(Stored data entries)

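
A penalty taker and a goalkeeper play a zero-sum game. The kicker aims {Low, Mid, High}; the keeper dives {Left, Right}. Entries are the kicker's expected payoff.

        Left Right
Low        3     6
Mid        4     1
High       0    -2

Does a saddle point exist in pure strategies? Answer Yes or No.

No

Row minima: Low → 3, Mid → 1, High → -2; maximin = 3.
Column maxima: Left → 4, Right → 6; minimax = 4.
3 ≠ 4, so no pure-strategy equilibrium exists.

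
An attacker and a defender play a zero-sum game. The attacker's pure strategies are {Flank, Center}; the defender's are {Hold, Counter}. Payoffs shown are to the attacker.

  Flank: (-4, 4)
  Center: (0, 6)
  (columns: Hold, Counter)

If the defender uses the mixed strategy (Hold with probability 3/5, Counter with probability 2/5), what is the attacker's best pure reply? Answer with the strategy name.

Expected payoff of Flank: (3/5)·(-4) + (2/5)·4 = -4/5.
Expected payoff of Center: (3/5)·0 + (2/5)·6 = 12/5.
The largest is 12/5, so the attacker's best response is Center.

Center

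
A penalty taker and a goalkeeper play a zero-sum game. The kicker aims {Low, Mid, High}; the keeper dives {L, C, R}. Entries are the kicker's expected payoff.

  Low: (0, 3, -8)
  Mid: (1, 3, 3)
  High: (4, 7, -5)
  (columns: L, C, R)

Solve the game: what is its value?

Row minima: Low → -8, Mid → 1, High → -5; maximin = 1.
Column maxima: L → 4, C → 7, R → 3; minimax = 3.
1 ≠ 3, so there is no saddle point; optimal play is mixed.
Low is strictly dominated by High, so the kicker never plays it.
C is strictly dominated by L (it gives the kicker strictly more in every row), so the keeper never plays it.
On the remaining 2×2 (Mid, High vs L, R):
Let the kicker play Mid with probability p. Expected payoff against L: 1p + 4(1−p) = −3p + 4; against R: 3p + (-5)(1−p) = 8p − 5.
Setting these equal: −3p + 4 = 8p − 5 ⇒ −11p = -9 ⇒ p = 9/11, and the value is (-3)·(9/11) + 4 = 17/11.
For the keeper: with q = P(L), equating Mid's and High's payoffs gives −2q + 3 = 9q − 5 ⇒ q = 8/11.

17/11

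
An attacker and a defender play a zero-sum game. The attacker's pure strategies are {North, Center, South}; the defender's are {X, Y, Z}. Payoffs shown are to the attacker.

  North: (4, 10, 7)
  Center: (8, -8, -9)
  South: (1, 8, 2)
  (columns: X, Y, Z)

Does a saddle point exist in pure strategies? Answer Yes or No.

No

Row minima: North → 4, Center → -9, South → 1; maximin = 4.
Column maxima: X → 8, Y → 10, Z → 7; minimax = 7.
4 ≠ 7, so no pure-strategy equilibrium exists.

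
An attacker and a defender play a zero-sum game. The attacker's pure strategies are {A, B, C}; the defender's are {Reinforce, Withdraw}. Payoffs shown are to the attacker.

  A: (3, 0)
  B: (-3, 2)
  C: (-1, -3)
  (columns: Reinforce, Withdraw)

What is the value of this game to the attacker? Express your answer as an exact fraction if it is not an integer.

Row minima: A → 0, B → -3, C → -3; maximin = 0.
Column maxima: Reinforce → 3, Withdraw → 2; minimax = 2.
0 ≠ 2, so there is no saddle point; optimal play is mixed.
C is strictly dominated by A, so the attacker never plays it.
On the remaining 2×2 (A, B vs Reinforce, Withdraw):
Let the attacker play A with probability p. Expected payoff against Reinforce: 3p + (-3)(1−p) = 6p − 3; against Withdraw: 0p + 2(1−p) = −2p + 2.
Setting these equal: 6p − 3 = −2p + 2 ⇒ 8p = 5 ⇒ p = 5/8, and the value is (6)·(5/8) − 3 = 3/4.
For the defender: with q = P(Reinforce), equating A's and B's payoffs gives 3q = −5q + 2 ⇒ q = 1/4.

3/4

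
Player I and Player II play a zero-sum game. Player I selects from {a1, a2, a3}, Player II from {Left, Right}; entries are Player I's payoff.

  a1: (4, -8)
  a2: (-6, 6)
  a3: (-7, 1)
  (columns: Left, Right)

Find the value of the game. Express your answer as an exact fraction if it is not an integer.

Row minima: a1 → -8, a2 → -6, a3 → -7; maximin = -6.
Column maxima: Left → 4, Right → 6; minimax = 4.
-6 ≠ 4, so there is no saddle point; optimal play is mixed.
a3 is strictly dominated by a2, so Player I never plays it.
On the remaining 2×2 (a1, a2 vs Left, Right):
Let Player I play a1 with probability p. Expected payoff against Left: 4p + (-6)(1−p) = 10p − 6; against Right: (-8)p + 6(1−p) = −14p + 6.
Setting these equal: 10p − 6 = −14p + 6 ⇒ 24p = 12 ⇒ p = 1/2, and the value is (10)·(1/2) − 6 = -1.
For Player II: with q = P(Left), equating a1's and a2's payoffs gives 12q − 8 = −12q + 6 ⇒ q = 7/12.

-1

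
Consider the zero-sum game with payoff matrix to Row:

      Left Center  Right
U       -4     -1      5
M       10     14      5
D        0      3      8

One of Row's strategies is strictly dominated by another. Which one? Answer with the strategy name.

U

D gives a strictly higher payoff than U against every column: 0 > -4, 3 > -1, 8 > 5.
So U is strictly dominated and Row never plays it.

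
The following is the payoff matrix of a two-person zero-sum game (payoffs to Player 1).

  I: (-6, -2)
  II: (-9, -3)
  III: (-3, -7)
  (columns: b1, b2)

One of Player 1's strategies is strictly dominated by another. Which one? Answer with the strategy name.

I gives a strictly higher payoff than II against every column: -6 > -9, -2 > -3.
So II is strictly dominated and Player 1 never plays it.

II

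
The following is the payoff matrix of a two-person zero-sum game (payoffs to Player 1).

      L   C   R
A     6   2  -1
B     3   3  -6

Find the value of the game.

Row minima: A → -1, B → -6; maximin = -1.
Column maxima: L → 6, C → 3, R → -1; minimax = -1.
Since maximin = minimax = -1, there is a saddle point and the value is -1.

-1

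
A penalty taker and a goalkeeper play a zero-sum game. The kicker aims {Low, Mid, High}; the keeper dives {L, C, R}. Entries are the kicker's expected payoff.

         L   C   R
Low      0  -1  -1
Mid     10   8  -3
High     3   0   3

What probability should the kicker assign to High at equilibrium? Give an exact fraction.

11/14

Row minima: Low → -1, Mid → -3, High → 0; maximin = 0.
Column maxima: L → 10, C → 8, R → 3; minimax = 3.
0 ≠ 3, so there is no saddle point; optimal play is mixed.
Low is strictly dominated by High, so the kicker never plays it.
L is strictly dominated by C (it gives the kicker strictly more in every row), so the keeper never plays it.
On the remaining 2×2 (Mid, High vs C, R):
Let the kicker play Mid with probability p. Expected payoff against C: 8p + 0(1−p) = 8p; against R: (-3)p + 3(1−p) = −6p + 3.
Setting these equal: 8p = −6p + 3 ⇒ 14p = 3 ⇒ p = 3/14, and the value is (8)·(3/14) = 12/7.
For the keeper: with q = P(C), equating Mid's and High's payoffs gives 11q − 3 = −3q + 3 ⇒ q = 3/7.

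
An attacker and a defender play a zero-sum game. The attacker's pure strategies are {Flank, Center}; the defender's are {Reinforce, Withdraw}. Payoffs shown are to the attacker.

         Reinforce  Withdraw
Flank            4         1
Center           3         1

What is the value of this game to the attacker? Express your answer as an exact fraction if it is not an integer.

1

Row minima: Flank → 1, Center → 1; maximin = 1.
Column maxima: Reinforce → 4, Withdraw → 1; minimax = 1.
Since maximin = minimax = 1, there is a saddle point and the value is 1.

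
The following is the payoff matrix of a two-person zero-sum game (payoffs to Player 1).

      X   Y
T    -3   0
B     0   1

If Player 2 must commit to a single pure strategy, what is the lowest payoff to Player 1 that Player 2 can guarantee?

Column maxima: X → 0, Y → 1.
The smallest of these is 0.

0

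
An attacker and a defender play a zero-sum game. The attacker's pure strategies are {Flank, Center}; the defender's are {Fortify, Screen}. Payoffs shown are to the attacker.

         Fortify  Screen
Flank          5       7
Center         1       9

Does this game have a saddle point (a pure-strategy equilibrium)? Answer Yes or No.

Row minima: Flank → 5, Center → 1; maximin = 5.
Column maxima: Fortify → 5, Screen → 9; minimax = 5.
maximin = minimax = 5, so a saddle point exists.

Yes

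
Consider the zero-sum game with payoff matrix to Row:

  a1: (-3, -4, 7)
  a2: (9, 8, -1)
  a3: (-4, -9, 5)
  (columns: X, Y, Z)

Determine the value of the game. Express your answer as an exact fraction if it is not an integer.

13/5

Row minima: a1 → -4, a2 → -1, a3 → -9; maximin = -1.
Column maxima: X → 9, Y → 8, Z → 7; minimax = 7.
-1 ≠ 7, so there is no saddle point; optimal play is mixed.
a3 is strictly dominated by a1, so Row never plays it.
X is strictly dominated by Y (it gives Row strictly more in every row), so Column never plays it.
On the remaining 2×2 (a1, a2 vs Y, Z):
Let Row play a1 with probability p. Expected payoff against Y: (-4)p + 8(1−p) = −12p + 8; against Z: 7p + (-1)(1−p) = 8p − 1.
Setting these equal: −12p + 8 = 8p − 1 ⇒ −20p = -9 ⇒ p = 9/20, and the value is (-12)·(9/20) + 8 = 13/5.
For Column: with q = P(Y), equating a1's and a2's payoffs gives −11q + 7 = 9q − 1 ⇒ q = 2/5.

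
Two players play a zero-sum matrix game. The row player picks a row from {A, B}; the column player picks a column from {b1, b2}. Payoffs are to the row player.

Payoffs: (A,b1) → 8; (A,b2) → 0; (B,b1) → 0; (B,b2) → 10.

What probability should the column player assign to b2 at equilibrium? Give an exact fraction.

Row minima: A → 0, B → 0; maximin = 0.
Column maxima: b1 → 8, b2 → 10; minimax = 8.
0 ≠ 8, so there is no saddle point; optimal play is mixed.
Let the row player play A with probability p. Expected payoff against b1: 8p + 0(1−p) = 8p; against b2: 0p + 10(1−p) = −10p + 10.
Setting these equal: 8p = −10p + 10 ⇒ 18p = 10 ⇒ p = 5/9, and the value is (8)·(5/9) = 40/9.
For the column player: with q = P(b1), equating A's and B's payoffs gives 8q = −10q + 10 ⇒ q = 5/9.

4/9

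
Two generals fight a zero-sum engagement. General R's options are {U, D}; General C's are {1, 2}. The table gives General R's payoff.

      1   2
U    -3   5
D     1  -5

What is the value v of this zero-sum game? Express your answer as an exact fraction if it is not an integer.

-5/7

Row minima: U → -3, D → -5; maximin = -3.
Column maxima: 1 → 1, 2 → 5; minimax = 1.
-3 ≠ 1, so there is no saddle point; optimal play is mixed.
Let General R play U with probability p. Expected payoff against 1: (-3)p + 1(1−p) = −4p + 1; against 2: 5p + (-5)(1−p) = 10p − 5.
Setting these equal: −4p + 1 = 10p − 5 ⇒ −14p = -6 ⇒ p = 3/7, and the value is (-4)·(3/7) + 1 = -5/7.
For General C: with q = P(1), equating U's and D's payoffs gives −8q + 5 = 6q − 5 ⇒ q = 5/7.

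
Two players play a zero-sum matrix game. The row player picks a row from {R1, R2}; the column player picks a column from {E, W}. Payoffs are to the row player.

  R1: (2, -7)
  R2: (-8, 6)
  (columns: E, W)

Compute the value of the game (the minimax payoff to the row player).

Row minima: R1 → -7, R2 → -8; maximin = -7.
Column maxima: E → 2, W → 6; minimax = 2.
-7 ≠ 2, so there is no saddle point; optimal play is mixed.
Let the row player play R1 with probability p. Expected payoff against E: 2p + (-8)(1−p) = 10p − 8; against W: (-7)p + 6(1−p) = −13p + 6.
Setting these equal: 10p − 8 = −13p + 6 ⇒ 23p = 14 ⇒ p = 14/23, and the value is (10)·(14/23) − 8 = -44/23.
For the column player: with q = P(E), equating R1's and R2's payoffs gives 9q − 7 = −14q + 6 ⇒ q = 13/23.

-44/23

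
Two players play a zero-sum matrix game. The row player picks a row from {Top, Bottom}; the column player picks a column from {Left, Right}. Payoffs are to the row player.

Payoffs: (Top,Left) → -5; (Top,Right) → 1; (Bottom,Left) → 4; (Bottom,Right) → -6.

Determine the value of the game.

Row minima: Top → -5, Bottom → -6; maximin = -5.
Column maxima: Left → 4, Right → 1; minimax = 1.
-5 ≠ 1, so there is no saddle point; optimal play is mixed.
Let the row player play Top with probability p. Expected payoff against Left: (-5)p + 4(1−p) = −9p + 4; against Right: 1p + (-6)(1−p) = 7p − 6.
Setting these equal: −9p + 4 = 7p − 6 ⇒ −16p = -10 ⇒ p = 5/8, and the value is (-9)·(5/8) + 4 = -13/8.
For the column player: with q = P(Left), equating Top's and Bottom's payoffs gives −6q + 1 = 10q − 6 ⇒ q = 7/16.

-13/8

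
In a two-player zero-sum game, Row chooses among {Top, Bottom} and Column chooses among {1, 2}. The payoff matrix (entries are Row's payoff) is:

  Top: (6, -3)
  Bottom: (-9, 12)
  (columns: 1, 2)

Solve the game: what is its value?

3/2

Row minima: Top → -3, Bottom → -9; maximin = -3.
Column maxima: 1 → 6, 2 → 12; minimax = 6.
-3 ≠ 6, so there is no saddle point; optimal play is mixed.
Let Row play Top with probability p. Expected payoff against 1: 6p + (-9)(1−p) = 15p − 9; against 2: (-3)p + 12(1−p) = −15p + 12.
Setting these equal: 15p − 9 = −15p + 12 ⇒ 30p = 21 ⇒ p = 7/10, and the value is (15)·(7/10) − 9 = 3/2.
For Column: with q = P(1), equating Top's and Bottom's payoffs gives 9q − 3 = −21q + 12 ⇒ q = 1/2.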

**Work to be completed**
The response must hold only the lines above from the line with "South: (1, 8, 2)" through the line with "(columns: Left, Right)", each copied exactly, both ends kept.

**Exercise solution**
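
  South: (1, 8, 2)
  (columns: X, Y, Z)

Does a saddle point exist in pure strategies? Answer Yes or No.

No

Row minima: North → 4, Center → -9, South → 1; maximin = 4.
Column maxima: X → 8, Y → 10, Z → 7; minimax = 7.
4 ≠ 7, so no pure-strategy equilibrium exists.

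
An attacker and a defender play a zero-sum game. The attacker's pure strategies are {A, B, C}; the defender's are {Reinforce, Withdraw}. Payoffs shown are to the attacker.

  A: (3, 0)
  B: (-3, 2)
  C: (-1, -3)
  (columns: Reinforce, Withdraw)

What is the value of this game to the attacker? Express your answer as an exact fraction if it is not an integer.

Row minima: A → 0, B → -3, C → -3; maximin = 0.
Column maxima: Reinforce → 3, Withdraw → 2; minimax = 2.
0 ≠ 2, so there is no saddle point; optimal play is mixed.
C is strictly dominated by A, so the attacker never plays it.
On the remaining 2×2 (A, B vs Reinforce, Withdraw):
Let the attacker play A with probability p. Expected payoff against Reinforce: 3p + (-3)(1−p) = 6p − 3; against Withdraw: 0p + 2(1−p) = −2p + 2.
Setting these equal: 6p − 3 = −2p + 2 ⇒ 8p = 5 ⇒ p = 5/8, and the value is (6)·(5/8) − 3 = 3/4.
For the defender: with q = P(Reinforce), equating A's and B's payoffs gives 3q = −5q + 2 ⇒ q = 1/4.

3/4

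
Player I and Player II play a zero-sum game. Player I selects from {a1, a2, a3}, Player II from {Left, Right}; entries are Player I's payoff.

  a1: (4, -8)
  a2: (-6, 6)
  a3: (-7, 1)
  (columns: Left, Right)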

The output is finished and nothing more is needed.